--- PROVIDED RECORDS Enclosed Below ---

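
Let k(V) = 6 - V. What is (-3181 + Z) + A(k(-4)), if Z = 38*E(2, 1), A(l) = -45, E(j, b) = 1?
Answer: -3188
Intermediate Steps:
Z = 38 (Z = 38*1 = 38)
(-3181 + Z) + A(k(-4)) = (-3181 + 38) - 45 = -3143 - 45 = -3188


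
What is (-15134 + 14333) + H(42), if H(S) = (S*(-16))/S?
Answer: -817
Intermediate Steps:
H(S) = -16 (H(S) = (-16*S)/S = -16)
(-15134 + 14333) + H(42) = (-15134 + 14333) - 16 = -801 - 16 = -817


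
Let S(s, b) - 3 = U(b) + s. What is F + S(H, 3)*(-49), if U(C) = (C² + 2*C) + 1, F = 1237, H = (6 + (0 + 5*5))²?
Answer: -46783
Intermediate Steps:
H = 961 (H = (6 + (0 + 25))² = (6 + 25)² = 31² = 961)
U(C) = 1 + C² + 2*C
S(s, b) = 4 + s + b² + 2*b (S(s, b) = 3 + ((1 + b² + 2*b) + s) = 3 + (1 + s + b² + 2*b) = 4 + s + b² + 2*b)
F + S(H, 3)*(-49) = 1237 + (4 + 961 + 3² + 2*3)*(-49) = 1237 + (4 + 961 + 9 + 6)*(-49) = 1237 + 980*(-49) = 1237 - 48020 = -46783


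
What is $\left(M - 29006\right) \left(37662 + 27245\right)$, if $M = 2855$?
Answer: $-1697382957$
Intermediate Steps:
$\left(M - 29006\right) \left(37662 + 27245\right) = \left(2855 - 29006\right) \left(37662 + 27245\right) = \left(-26151\right) 64907 = -1697382957$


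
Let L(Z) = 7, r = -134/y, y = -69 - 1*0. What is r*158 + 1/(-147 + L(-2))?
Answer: 2964011/9660 ≈ 306.83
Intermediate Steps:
y = -69 (y = -69 + 0 = -69)
r = 134/69 (r = -134/(-69) = -134*(-1/69) = 134/69 ≈ 1.9420)
r*158 + 1/(-147 + L(-2)) = (134/69)*158 + 1/(-147 + 7) = 21172/69 + 1/(-140) = 21172/69 - 1/140 = 2964011/9660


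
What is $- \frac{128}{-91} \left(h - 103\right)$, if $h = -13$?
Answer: $- \frac{14848}{91} \approx -163.16$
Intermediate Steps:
$- \frac{128}{-91} \left(h - 103\right) = - \frac{128}{-91} \left(-13 - 103\right) = \left(-128\right) \left(- \frac{1}{91}\right) \left(-116\right) = \frac{128}{91} \left(-116\right) = - \frac{14848}{91}$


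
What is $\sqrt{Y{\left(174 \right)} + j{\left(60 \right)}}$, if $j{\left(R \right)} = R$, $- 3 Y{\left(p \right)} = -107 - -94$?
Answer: $\frac{\sqrt{579}}{3} \approx 8.0208$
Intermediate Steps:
$Y{\left(p \right)} = \frac{13}{3}$ ($Y{\left(p \right)} = - \frac{-107 - -94}{3} = - \frac{-107 + 94}{3} = \left(- \frac{1}{3}\right) \left(-13\right) = \frac{13}{3}$)
$\sqrt{Y{\left(174 \right)} + j{\left(60 \right)}} = \sqrt{\frac{13}{3} + 60} = \sqrt{\frac{193}{3}} = \frac{\sqrt{579}}{3}$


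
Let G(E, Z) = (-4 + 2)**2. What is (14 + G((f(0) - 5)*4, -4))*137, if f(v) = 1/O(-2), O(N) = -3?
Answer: 2466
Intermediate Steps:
f(v) = -1/3 (f(v) = 1/(-3) = -1/3)
G(E, Z) = 4 (G(E, Z) = (-2)**2 = 4)
(14 + G((f(0) - 5)*4, -4))*137 = (14 + 4)*137 = 18*137 = 2466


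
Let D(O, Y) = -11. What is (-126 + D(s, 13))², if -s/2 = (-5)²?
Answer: 18769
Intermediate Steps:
s = -50 (s = -2*(-5)² = -2*25 = -50)
(-126 + D(s, 13))² = (-126 - 11)² = (-137)² = 18769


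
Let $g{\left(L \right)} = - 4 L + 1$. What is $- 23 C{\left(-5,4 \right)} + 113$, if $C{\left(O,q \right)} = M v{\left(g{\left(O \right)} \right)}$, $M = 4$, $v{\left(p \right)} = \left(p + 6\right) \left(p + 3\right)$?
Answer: $-59503$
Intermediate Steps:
$g{\left(L \right)} = 1 - 4 L$
$v{\left(p \right)} = \left(3 + p\right) \left(6 + p\right)$ ($v{\left(p \right)} = \left(6 + p\right) \left(3 + p\right) = \left(3 + p\right) \left(6 + p\right)$)
$C{\left(O,q \right)} = 108 - 144 O + 4 \left(1 - 4 O\right)^{2}$ ($C{\left(O,q \right)} = 4 \left(18 + \left(1 - 4 O\right)^{2} + 9 \left(1 - 4 O\right)\right) = 4 \left(18 + \left(1 - 4 O\right)^{2} - \left(-9 + 36 O\right)\right) = 4 \left(27 + \left(1 - 4 O\right)^{2} - 36 O\right) = 108 - 144 O + 4 \left(1 - 4 O\right)^{2}$)
$- 23 C{\left(-5,4 \right)} + 113 = - 23 \left(112 - -880 + 64 \left(-5\right)^{2}\right) + 113 = - 23 \left(112 + 880 + 64 \cdot 25\right) + 113 = - 23 \left(112 + 880 + 1600\right) + 113 = \left(-23\right) 2592 + 113 = -59616 + 113 = -59503$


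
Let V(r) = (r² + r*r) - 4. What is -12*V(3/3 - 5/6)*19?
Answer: 2698/3 ≈ 899.33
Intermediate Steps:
V(r) = -4 + 2*r² (V(r) = (r² + r²) - 4 = 2*r² - 4 = -4 + 2*r²)
-12*V(3/3 - 5/6)*19 = -12*(-4 + 2*(3/3 - 5/6)²)*19 = -12*(-4 + 2*(3*(⅓) - 5*⅙)²)*19 = -12*(-4 + 2*(1 - ⅚)²)*19 = -12*(-4 + 2*(⅙)²)*19 = -12*(-4 + 2*(1/36))*19 = -12*(-4 + 1/18)*19 = -12*(-71/18)*19 = (142/3)*19 = 2698/3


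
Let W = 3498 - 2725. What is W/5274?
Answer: 773/5274 ≈ 0.14657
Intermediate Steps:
W = 773
W/5274 = 773/5274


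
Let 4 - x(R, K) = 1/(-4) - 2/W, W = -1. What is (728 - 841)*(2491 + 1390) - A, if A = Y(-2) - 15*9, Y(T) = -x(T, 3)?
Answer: -1753663/4 ≈ -4.3842e+5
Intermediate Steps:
x(R, K) = 9/4 (x(R, K) = 4 - (1/(-4) - 2/(-1)) = 4 - (1*(-¼) - 2*(-1)) = 4 - (-¼ + 2) = 4 - 1*7/4 = 4 - 7/4 = 9/4)
Y(T) = -9/4 (Y(T) = -1*9/4 = -9/4)
A = -549/4 (A = -9/4 - 15*9 = -9/4 - 135 = -549/4 ≈ -137.25)
(728 - 841)*(2491 + 1390) - A = (728 - 841)*(2491 + 1390) - 1*(-549/4) = -113*3881 + 549/4 = -438553 + 549/4 = -1753663/4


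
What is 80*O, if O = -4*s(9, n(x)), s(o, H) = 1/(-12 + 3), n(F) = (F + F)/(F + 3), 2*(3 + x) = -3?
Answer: 320/9 ≈ 35.556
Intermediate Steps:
x = -9/2 (x = -3 + (1/2)*(-3) = -3 - 3/2 = -9/2 ≈ -4.5000)
n(F) = 2*F/(3 + F) (n(F) = (2*F)/(3 + F) = 2*F/(3 + F))
s(o, H) = -1/9 (s(o, H) = 1/(-9) = -1/9)
O = 4/9 (O = -4*(-1/9) = 4/9 ≈ 0.44444)
80*O = 80*(4/9) = 320/9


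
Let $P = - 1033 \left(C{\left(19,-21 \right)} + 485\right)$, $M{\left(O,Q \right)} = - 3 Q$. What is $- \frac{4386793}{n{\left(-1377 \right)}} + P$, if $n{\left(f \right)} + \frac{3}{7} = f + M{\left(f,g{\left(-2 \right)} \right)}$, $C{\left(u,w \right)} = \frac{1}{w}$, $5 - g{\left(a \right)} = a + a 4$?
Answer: $- \frac{34701166111}{69699} \approx -4.9787 \cdot 10^{5}$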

--- End of Enclosed PROVIDED RECORDS ---

PROBLEM TO WORK ON
Take exactly the lines from the one containing "Answer: 2466" through the one containing "Answer: $-59503$" in the data above, and output them with nothing added.

EXERCISE RESPONSE
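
Answer: 2466
Intermediate Steps:
f(v) = -1/3 (f(v) = 1/(-3) = -1/3)
G(E, Z) = 4 (G(E, Z) = (-2)**2 = 4)
(14 + G((f(0) - 5)*4, -4))*137 = (14 + 4)*137 = 18*137 = 2466


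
Let D(O, Y) = -11. What is (-126 + D(s, 13))², if -s/2 = (-5)²?
Answer: 18769
Intermediate Steps:
s = -50 (s = -2*(-5)² = -2*25 = -50)
(-126 + D(s, 13))² = (-126 - 11)² = (-137)² = 18769


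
Let $g{\left(L \right)} = - 4 L + 1$. What is $- 23 C{\left(-5,4 \right)} + 113$, if $C{\left(O,q \right)} = M v{\left(g{\left(O \right)} \right)}$, $M = 4$, $v{\left(p \right)} = \left(p + 6\right) \left(p + 3\right)$?
Answer: $-59503$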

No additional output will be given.